● **Exercise directions**: Write the data out again exactly and in full.

(Data items)
***

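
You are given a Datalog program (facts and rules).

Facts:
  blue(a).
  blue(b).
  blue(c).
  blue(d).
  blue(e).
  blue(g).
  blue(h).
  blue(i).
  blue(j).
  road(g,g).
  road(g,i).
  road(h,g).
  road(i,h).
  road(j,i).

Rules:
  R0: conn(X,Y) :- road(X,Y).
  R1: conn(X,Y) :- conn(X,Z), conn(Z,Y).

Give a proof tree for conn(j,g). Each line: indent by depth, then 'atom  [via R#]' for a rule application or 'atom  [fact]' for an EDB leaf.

round 1: derive conn(g,g) via R0 from road(g,g)
round 1: derive conn(g,i) via R0 from road(g,i)
round 1: derive conn(h,g) via R0 from road(h,g)
round 1: derive conn(i,h) via R0 from road(i,h)
round 1: derive conn(j,i) via R0 from road(j,i)
round 2: derive conn(g,h) via R1 from conn(g,i), conn(i,h)
round 2: derive conn(h,i) via R1 from conn(h,g), conn(g,i)
round 2: derive conn(i,g) via R1 from conn(i,h), conn(h,g)
round 2: derive conn(j,h) via R1 from conn(j,i), conn(i,h)
round 3: derive conn(h,h) via R1 from conn(h,g), conn(g,h)
round 3: derive conn(i,i) via R1 from conn(i,g), conn(g,i)
round 3: derive conn(j,g) via R1 from conn(j,h), conn(h,g)

conn(j,g)  [via R1]
  conn(j,h)  [via R1]
    conn(j,i)  [via R0]
      road(j,i)  [fact]
    conn(i,h)  [via R0]
      road(i,h)  [fact]
  conn(h,g)  [via R0]
    road(h,g)  [fact]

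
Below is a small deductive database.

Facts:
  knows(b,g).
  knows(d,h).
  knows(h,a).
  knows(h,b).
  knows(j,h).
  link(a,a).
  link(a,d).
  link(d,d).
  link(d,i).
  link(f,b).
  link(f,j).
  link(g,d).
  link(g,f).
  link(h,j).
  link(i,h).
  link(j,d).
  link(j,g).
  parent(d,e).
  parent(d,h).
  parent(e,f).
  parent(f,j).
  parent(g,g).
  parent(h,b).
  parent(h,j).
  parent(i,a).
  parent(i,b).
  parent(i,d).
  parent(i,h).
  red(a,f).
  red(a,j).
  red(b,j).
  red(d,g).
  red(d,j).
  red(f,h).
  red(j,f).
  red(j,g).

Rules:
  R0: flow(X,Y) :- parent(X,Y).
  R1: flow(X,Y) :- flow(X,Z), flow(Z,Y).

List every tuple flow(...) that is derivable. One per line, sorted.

round 1: derive flow(d,e) via R0 from parent(d,e)
round 1: derive flow(d,h) via R0 from parent(d,h)
round 1: derive flow(e,f) via R0 from parent(e,f)
round 1: derive flow(f,j) via R0 from parent(f,j)
round 1: derive flow(g,g) via R0 from parent(g,g)
round 1: derive flow(h,b) via R0 from parent(h,b)
round 1: derive flow(h,j) via R0 from parent(h,j)
round 1: derive flow(i,a) via R0 from parent(i,a)
round 1: derive flow(i,b) via R0 from parent(i,b)
round 1: derive flow(i,d) via R0 from parent(i,d)
round 1: derive flow(i,h) via R0 from parent(i,h)
round 2: derive flow(d,b) via R1 from flow(d,h), flow(h,b)
round 2: derive flow(d,f) via R1 from flow(d,e), flow(e,f)
round 2: derive flow(d,j) via R1 from flow(d,h), flow(h,j)
round 2: derive flow(e,j) via R1 from flow(e,f), flow(f,j)
round 2: derive flow(i,e) via R1 from flow(i,d), flow(d,e)
round 2: derive flow(i,j) via R1 from flow(i,h), flow(h,j)
round 3: derive flow(i,f) via R1 from flow(i,d), flow(d,f)

flow(d,b)
flow(d,e)
flow(d,f)
flow(d,h)
flow(d,j)
flow(e,f)
flow(e,j)
flow(f,j)
flow(g,g)
flow(h,b)
flow(h,j)
flow(i,a)
flow(i,b)
flow(i,d)
flow(i,e)
flow(i,f)
flow(i,h)
flow(i,j)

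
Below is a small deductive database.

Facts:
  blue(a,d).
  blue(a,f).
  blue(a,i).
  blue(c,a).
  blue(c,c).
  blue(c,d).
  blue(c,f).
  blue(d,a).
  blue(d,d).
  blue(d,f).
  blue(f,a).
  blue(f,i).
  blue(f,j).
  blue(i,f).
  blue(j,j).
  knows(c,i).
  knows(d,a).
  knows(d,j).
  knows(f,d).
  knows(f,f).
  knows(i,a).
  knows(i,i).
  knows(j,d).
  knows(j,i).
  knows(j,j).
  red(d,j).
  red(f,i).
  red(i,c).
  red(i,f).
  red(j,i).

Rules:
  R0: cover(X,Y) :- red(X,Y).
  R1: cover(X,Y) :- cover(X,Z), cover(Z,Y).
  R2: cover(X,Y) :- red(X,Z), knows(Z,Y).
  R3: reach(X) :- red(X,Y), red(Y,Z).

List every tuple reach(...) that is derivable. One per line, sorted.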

***

● **Task result**:
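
You are given a Datalog program (facts and rules).

Facts:
  blue(a).
  blue(b).
  blue(c).
  blue(d).
  blue(e).
  blue(g).
  blue(h).
  blue(i).
  blue(j).
  road(g,g).
  road(g,i).
  road(h,g).
  road(i,h).
  road(j,i).

Rules:
  R0: conn(X,Y) :- road(X,Y).
  R1: conn(X,Y) :- conn(X,Z), conn(Z,Y).

Give a proof tree for conn(j,g). Each line: indent by depth, then 'atom  [via R#]' for a rule application or 'atom  [fact]' for an EDB leaf.

round 1: derive conn(g,g) via R0 from road(g,g)
round 1: derive conn(g,i) via R0 from road(g,i)
round 1: derive conn(h,g) via R0 from road(h,g)
round 1: derive conn(i,h) via R0 from road(i,h)
round 1: derive conn(j,i) via R0 from road(j,i)
round 2: derive conn(g,h) via R1 from conn(g,i), conn(i,h)
round 2: derive conn(h,i) via R1 from conn(h,g), conn(g,i)
round 2: derive conn(i,g) via R1 from conn(i,h), conn(h,g)
round 2: derive conn(j,h) via R1 from conn(j,i), conn(i,h)
round 3: derive conn(h,h) via R1 from conn(h,g), conn(g,h)
round 3: derive conn(i,i) via R1 from conn(i,g), conn(g,i)
round 3: derive conn(j,g) via R1 from conn(j,h), conn(h,g)

conn(j,g)  [via R1]
  conn(j,h)  [via R1]
    conn(j,i)  [via R0]
      road(j,i)  [fact]
    conn(i,h)  [via R0]
      road(i,h)  [fact]
  conn(h,g)  [via R0]
    road(h,g)  [fact]

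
Below is a small deductive database.

Facts:
  knows(b,g).
  knows(d,h).
  knows(h,a).
  knows(h,b).
  knows(j,h).
  link(a,a).
  link(a,d).
  link(d,d).
  link(d,i).
  link(f,b).
  link(f,j).
  link(g,d).
  link(g,f).
  link(h,j).
  link(i,h).
  link(j,d).
  link(j,g).
  parent(d,e).
  parent(d,h).
  parent(e,f).
  parent(f,j).
  parent(g,g).
  parent(h,b).
  parent(h,j).
  parent(i,a).
  parent(i,b).
  parent(i,d).
  parent(i,h).
  red(a,f).
  red(a,j).
  red(b,j).
  red(d,g).
  red(d,j).
  red(f,h).
  red(j,f).
  red(j,g).

Rules:
  R0: flow(X,Y) :- parent(X,Y).
  R1: flow(X,Y) :- flow(X,Z), flow(Z,Y).

List every tuple flow(...) that is derivable. One per line, sorted.

round 1: derive flow(d,e) via R0 from parent(d,e)
round 1: derive flow(d,h) via R0 from parent(d,h)
round 1: derive flow(e,f) via R0 from parent(e,f)
round 1: derive flow(f,j) via R0 from parent(f,j)
round 1: derive flow(g,g) via R0 from parent(g,g)
round 1: derive flow(h,b) via R0 from parent(h,b)
round 1: derive flow(h,j) via R0 from parent(h,j)
round 1: derive flow(i,a) via R0 from parent(i,a)
round 1: derive flow(i,b) via R0 from parent(i,b)
round 1: derive flow(i,d) via R0 from parent(i,d)
round 1: derive flow(i,h) via R0 from parent(i,h)
round 2: derive flow(d,b) via R1 from flow(d,h), flow(h,b)
round 2: derive flow(d,f) via R1 from flow(d,e), flow(e,f)
round 2: derive flow(d,j) via R1 from flow(d,h), flow(h,j)
round 2: derive flow(e,j) via R1 from flow(e,f), flow(f,j)
round 2: derive flow(i,e) via R1 from flow(i,d), flow(d,e)
round 2: derive flow(i,j) via R1 from flow(i,h), flow(h,j)
round 3: derive flow(i,f) via R1 from flow(i,d), flow(d,f)

flow(d,b)
flow(d,e)
flow(d,f)
flow(d,h)
flow(d,j)
flow(e,f)
flow(e,j)
flow(f,j)
flow(g,g)
flow(h,b)
flow(h,j)
flow(i,a)
flow(i,b)
flow(i,d)
flow(i,e)
flow(i,f)
flow(i,h)
flow(i,j)

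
Below is a small deductive database.

Facts:
  blue(a,d).
  blue(a,f).
  blue(a,i).
  blue(c,a).
  blue(c,c).
  blue(c,d).
  blue(c,f).
  blue(d,a).
  blue(d,d).
  blue(d,f).
  blue(f,a).
  blue(f,i).
  blue(f,j).
  blue(i,f).
  blue(j,j).
  knows(c,i).
  knows(d,a).
  knows(d,j).
  knows(f,d).
  knows(f,f).
  knows(i,a).
  knows(i,i).
  knows(j,d).
  knows(j,i).
  knows(j,j).
  red(d,j).
  red(f,i).
  red(i,c).
  red(i,f).
  red(j,i).

Rules:
  R0: cover(X,Y) :- red(X,Y).
  R1: cover(X,Y) :- cover(X,Z), cover(Z,Y).
  R2: cover(X,Y) :- red(X,Z), knows(Z,Y).
  R3: reach(X) :- red(X,Y), red(Y,Z).

List every tuple reach(...) that is derivable. One per line, sorted.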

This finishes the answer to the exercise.